▶ Exercise details
Nothing in the entries may be altered; copy them all exactly.

*** Opening of Input data ***

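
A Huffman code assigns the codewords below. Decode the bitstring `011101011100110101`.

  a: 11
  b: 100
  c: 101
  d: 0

Read left to right; each codeword is recognised as soon as it completes (prefix code):
  0→d | 11→a | 101→c | 0→d | 11→a | 100→b | 11→a | 0→d | 101→c
Decoded message: dacdabadc

dacdabadc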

*** Close of Input data ***

▶ Answer section
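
A Huffman code assigns the codewords below. Decode the bitstring `011101011100110101`.

  a: 11
  b: 100
  c: 101
  d: 0

Read left to right; each codeword is recognised as soon as it completes (prefix code):
  0→d | 11→a | 101→c | 0→d | 11→a | 100→b | 11→a | 0→d | 101→c
Decoded message: dacdabadc

dacdabadc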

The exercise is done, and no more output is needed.